• **Task directions**
From the records below, transcribe exactly the lines that begin at the line with "- Sable plc holds 10%" and end at the line with "50% of the voting shares.", both included.

(Collected data entries)
^^^^^^^^
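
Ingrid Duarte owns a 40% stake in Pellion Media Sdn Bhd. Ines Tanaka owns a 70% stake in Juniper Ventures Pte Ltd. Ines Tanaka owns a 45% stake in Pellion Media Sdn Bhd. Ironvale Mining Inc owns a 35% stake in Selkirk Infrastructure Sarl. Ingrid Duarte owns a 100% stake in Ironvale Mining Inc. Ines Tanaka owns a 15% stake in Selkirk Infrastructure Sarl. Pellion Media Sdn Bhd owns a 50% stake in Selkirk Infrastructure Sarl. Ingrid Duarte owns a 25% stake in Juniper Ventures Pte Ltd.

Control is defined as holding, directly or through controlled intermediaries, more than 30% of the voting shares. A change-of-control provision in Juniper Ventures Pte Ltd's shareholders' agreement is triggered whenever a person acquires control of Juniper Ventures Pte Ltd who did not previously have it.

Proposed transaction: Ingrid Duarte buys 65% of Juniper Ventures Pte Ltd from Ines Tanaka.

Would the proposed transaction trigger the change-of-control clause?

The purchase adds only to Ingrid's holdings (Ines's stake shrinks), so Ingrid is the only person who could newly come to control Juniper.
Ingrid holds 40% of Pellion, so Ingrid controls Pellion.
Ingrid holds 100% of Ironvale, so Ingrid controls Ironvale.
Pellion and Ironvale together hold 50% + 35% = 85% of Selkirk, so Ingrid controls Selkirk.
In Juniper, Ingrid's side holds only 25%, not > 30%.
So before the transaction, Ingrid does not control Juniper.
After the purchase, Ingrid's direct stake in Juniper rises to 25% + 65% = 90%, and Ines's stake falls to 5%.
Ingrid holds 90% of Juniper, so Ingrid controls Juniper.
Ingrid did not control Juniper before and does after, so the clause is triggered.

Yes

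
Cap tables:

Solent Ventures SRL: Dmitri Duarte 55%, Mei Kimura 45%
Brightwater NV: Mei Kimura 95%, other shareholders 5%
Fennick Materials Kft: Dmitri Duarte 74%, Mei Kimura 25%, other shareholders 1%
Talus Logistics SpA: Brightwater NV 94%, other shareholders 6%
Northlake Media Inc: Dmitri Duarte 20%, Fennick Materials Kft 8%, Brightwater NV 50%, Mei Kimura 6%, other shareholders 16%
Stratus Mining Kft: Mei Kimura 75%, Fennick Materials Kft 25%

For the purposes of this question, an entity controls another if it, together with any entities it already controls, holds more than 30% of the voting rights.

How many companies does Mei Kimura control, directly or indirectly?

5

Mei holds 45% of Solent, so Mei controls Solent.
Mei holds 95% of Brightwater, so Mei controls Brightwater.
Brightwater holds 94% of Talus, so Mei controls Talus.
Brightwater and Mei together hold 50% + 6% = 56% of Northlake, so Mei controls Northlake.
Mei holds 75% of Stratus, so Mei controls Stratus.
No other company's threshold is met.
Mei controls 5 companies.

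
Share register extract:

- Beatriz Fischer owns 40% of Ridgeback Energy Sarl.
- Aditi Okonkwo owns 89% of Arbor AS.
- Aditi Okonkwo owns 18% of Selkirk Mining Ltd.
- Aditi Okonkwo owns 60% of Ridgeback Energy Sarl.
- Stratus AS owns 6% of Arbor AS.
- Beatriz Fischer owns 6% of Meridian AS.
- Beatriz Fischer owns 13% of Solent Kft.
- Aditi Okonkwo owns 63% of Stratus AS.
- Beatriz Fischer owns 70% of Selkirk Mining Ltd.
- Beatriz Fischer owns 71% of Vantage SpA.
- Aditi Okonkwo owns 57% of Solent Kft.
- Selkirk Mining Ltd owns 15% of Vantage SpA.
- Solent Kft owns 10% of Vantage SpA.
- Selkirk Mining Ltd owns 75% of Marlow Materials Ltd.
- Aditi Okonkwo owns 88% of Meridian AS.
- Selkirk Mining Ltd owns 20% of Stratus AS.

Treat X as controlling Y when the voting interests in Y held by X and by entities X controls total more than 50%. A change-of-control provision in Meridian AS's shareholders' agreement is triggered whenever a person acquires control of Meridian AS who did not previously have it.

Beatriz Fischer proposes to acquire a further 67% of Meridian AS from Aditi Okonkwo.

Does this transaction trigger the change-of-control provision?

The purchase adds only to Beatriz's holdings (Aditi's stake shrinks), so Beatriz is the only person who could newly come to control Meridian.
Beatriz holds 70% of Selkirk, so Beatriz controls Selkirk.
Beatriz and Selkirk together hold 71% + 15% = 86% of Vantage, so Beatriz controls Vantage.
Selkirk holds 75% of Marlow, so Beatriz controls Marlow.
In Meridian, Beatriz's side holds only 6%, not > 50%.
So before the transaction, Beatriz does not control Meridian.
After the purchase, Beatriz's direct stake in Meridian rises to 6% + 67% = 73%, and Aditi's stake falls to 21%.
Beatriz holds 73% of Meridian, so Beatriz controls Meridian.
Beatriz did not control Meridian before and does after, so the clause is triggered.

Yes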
^^^^^^^^
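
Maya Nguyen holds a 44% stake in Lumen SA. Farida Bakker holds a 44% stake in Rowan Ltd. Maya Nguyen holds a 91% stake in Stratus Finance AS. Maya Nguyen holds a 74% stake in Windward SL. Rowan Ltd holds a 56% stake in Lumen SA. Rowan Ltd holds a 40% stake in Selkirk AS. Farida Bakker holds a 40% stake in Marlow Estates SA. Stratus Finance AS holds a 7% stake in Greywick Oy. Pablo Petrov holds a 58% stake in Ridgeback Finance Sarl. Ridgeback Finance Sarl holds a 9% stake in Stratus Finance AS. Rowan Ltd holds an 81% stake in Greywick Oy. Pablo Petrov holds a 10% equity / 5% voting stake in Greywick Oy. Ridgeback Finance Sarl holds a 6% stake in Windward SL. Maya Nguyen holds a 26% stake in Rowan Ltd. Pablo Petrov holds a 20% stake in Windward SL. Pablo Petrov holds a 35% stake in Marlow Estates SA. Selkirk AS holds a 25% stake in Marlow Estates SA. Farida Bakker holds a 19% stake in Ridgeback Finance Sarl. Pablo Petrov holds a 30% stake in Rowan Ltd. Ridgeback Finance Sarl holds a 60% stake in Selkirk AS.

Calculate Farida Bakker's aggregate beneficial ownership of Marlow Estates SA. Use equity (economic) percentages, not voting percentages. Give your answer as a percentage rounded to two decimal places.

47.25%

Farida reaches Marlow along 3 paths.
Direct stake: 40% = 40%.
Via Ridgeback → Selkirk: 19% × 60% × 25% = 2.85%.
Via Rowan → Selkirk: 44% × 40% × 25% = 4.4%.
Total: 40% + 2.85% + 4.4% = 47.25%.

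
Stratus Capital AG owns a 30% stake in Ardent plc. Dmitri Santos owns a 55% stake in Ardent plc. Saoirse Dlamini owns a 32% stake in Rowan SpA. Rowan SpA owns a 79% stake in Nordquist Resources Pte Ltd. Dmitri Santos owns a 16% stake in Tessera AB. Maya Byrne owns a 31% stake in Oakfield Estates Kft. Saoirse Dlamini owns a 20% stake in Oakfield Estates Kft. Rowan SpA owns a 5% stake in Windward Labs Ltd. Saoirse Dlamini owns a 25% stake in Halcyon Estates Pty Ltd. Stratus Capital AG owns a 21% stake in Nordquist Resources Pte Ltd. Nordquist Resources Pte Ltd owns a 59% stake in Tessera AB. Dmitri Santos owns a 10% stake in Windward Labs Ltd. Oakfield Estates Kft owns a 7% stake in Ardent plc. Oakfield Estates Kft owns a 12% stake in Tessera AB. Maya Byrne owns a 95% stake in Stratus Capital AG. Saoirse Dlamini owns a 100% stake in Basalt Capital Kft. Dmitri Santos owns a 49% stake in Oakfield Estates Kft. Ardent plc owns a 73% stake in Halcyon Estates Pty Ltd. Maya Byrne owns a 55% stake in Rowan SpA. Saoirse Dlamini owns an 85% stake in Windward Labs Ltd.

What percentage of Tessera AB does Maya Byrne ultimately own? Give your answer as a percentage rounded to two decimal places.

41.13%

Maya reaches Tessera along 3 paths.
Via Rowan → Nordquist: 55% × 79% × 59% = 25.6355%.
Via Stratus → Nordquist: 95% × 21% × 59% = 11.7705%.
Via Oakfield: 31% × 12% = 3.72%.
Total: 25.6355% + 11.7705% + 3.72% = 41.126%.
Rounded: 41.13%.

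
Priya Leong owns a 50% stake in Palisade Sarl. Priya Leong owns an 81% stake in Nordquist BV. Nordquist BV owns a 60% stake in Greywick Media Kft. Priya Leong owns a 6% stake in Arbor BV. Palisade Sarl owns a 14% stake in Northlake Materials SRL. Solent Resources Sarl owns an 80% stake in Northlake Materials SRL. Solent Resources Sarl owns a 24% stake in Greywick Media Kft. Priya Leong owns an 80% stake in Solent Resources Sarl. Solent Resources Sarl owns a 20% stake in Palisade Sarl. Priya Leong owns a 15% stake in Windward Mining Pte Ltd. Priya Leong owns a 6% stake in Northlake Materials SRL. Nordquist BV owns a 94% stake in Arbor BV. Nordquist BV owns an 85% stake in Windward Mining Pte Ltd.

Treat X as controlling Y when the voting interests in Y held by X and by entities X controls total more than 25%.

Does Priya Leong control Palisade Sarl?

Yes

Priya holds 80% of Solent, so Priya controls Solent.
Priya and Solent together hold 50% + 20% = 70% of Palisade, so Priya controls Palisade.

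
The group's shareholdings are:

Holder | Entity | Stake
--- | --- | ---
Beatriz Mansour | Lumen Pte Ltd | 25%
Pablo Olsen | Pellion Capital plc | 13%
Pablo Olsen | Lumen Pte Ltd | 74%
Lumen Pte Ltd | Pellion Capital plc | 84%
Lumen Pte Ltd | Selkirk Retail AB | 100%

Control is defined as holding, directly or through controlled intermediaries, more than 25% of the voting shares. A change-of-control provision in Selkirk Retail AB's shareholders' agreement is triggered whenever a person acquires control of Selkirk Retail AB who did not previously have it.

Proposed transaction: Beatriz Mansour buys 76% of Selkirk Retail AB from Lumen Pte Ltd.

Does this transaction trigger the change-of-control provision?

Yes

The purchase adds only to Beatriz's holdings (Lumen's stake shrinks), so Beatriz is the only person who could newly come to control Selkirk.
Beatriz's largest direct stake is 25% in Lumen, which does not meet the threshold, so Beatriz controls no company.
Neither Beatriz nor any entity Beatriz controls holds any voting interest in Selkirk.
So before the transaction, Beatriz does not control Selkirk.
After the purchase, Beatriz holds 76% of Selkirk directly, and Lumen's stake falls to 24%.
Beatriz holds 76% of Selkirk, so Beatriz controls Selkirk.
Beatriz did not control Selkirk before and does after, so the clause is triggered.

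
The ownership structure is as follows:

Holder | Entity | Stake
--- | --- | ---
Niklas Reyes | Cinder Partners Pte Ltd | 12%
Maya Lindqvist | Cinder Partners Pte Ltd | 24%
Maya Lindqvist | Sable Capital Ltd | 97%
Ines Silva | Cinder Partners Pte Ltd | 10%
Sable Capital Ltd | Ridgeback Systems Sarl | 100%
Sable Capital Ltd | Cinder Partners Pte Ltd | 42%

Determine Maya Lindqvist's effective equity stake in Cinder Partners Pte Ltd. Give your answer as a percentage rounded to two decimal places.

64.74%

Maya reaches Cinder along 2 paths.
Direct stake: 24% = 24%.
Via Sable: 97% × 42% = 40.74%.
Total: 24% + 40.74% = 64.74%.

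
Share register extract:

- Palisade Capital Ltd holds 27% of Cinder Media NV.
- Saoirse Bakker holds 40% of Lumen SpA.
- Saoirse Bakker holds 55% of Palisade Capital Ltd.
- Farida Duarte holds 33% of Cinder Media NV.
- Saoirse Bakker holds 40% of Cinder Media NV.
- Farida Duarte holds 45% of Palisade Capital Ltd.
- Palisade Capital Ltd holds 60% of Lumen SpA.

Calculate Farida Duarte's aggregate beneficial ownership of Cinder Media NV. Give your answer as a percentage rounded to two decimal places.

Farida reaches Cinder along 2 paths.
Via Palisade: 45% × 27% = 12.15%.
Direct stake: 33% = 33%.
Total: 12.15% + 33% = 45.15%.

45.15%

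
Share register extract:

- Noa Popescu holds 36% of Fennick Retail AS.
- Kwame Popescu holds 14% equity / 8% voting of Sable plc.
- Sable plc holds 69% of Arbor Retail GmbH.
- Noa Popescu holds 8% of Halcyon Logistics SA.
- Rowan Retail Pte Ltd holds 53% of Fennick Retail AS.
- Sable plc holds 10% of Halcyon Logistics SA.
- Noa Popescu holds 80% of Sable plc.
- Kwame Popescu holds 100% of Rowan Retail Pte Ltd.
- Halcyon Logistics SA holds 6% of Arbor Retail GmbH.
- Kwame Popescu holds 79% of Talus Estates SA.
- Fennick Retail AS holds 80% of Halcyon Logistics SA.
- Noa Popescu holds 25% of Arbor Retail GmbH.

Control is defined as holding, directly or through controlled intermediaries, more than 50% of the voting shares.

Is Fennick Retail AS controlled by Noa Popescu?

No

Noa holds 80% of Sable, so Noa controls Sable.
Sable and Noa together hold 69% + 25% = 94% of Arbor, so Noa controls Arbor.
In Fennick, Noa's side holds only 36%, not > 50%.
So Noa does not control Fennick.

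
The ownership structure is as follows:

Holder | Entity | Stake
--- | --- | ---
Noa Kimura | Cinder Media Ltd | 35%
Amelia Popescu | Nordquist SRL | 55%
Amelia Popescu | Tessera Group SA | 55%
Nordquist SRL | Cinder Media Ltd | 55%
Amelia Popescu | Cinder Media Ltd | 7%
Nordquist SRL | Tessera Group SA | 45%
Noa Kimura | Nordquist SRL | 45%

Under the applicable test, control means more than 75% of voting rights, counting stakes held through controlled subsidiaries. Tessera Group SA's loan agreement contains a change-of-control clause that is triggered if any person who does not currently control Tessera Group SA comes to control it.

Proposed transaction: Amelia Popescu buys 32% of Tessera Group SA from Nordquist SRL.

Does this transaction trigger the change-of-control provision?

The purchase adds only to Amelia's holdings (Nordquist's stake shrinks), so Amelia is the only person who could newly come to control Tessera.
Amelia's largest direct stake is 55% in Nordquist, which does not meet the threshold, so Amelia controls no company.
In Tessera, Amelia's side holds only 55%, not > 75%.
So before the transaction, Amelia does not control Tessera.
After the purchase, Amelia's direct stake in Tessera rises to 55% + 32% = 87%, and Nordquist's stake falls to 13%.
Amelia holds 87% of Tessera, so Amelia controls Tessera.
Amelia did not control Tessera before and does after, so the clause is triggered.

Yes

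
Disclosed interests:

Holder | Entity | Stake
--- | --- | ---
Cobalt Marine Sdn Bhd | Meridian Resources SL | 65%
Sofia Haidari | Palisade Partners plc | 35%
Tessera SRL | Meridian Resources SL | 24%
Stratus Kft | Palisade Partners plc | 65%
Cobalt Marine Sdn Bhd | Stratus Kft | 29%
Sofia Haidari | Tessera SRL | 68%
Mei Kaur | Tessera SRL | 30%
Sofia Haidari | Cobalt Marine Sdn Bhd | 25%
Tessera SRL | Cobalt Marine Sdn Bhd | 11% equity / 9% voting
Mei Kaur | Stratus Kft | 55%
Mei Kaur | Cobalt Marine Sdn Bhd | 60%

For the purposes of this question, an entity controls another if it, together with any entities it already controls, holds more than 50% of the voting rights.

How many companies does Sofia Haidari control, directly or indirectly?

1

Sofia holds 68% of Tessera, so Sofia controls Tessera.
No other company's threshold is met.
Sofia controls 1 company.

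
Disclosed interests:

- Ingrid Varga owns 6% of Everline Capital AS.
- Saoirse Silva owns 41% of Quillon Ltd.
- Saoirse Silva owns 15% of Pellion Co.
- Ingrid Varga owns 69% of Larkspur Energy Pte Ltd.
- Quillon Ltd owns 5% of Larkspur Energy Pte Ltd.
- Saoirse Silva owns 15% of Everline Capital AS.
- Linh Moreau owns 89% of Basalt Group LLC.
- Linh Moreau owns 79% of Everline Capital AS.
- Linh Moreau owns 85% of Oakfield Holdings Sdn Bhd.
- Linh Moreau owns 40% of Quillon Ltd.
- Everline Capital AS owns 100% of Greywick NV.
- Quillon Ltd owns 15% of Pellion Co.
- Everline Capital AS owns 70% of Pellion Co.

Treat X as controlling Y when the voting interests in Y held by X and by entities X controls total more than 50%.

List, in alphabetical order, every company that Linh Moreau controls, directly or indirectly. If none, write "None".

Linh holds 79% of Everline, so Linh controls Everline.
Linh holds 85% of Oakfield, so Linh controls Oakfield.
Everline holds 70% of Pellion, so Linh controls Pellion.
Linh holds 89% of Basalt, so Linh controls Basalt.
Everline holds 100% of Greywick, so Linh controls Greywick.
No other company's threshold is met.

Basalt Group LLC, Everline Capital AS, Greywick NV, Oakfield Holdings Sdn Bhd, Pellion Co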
^^^^^^^^
• **Answer to the exercise**
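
- Sable plc holds 10% of Halcyon Logistics SA.
- Noa Popescu holds 80% of Sable plc.
- Kwame Popescu holds 100% of Rowan Retail Pte Ltd.
- Halcyon Logistics SA holds 6% of Arbor Retail GmbH.
- Kwame Popescu holds 79% of Talus Estates SA.
- Fennick Retail AS holds 80% of Halcyon Logistics SA.
- Noa Popescu holds 25% of Arbor Retail GmbH.

Control is defined as holding, directly or through controlled intermediaries, more than 50% of the voting shares.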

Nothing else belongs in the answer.